ACTION ITEM. In the records below, take the line containing "The line through" and every line following it, and write them out exactly.

====================

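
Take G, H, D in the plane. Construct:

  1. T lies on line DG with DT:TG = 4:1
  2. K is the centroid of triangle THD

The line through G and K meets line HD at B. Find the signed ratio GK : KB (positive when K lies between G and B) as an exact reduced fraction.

GK:KB = 11/4

Set G = (0, 0), H = (1, 0), D = (0, 1); any affine frame gives the same invariant.
1. T lies on line DG with DT:TG = 4:1 ⇒ T = (0, 1/5)
2. K is the centroid of triangle THD ⇒ K = (1/3, 2/5)
line GK meets HD at B = (5/11, 6/11)
K = G + t·(B−G) with t = 11/15, so GK:KB = 11/15:4/15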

====================

ANSWER SPACE.
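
The line through G and K meets line HD at B. Find the signed ratio GK : KB (positive when K lies between G and B) as an exact reduced fraction.

GK:KB = 11/4

Set G = (0, 0), H = (1, 0), D = (0, 1); any affine frame gives the same invariant.
1. T lies on line DG with DT:TG = 4:1 ⇒ T = (0, 1/5)
2. K is the centroid of triangle THD ⇒ K = (1/3, 2/5)
line GK meets HD at B = (5/11, 6/11)
K = G + t·(B−G) with t = 11/15, so GK:KB = 11/15:4/15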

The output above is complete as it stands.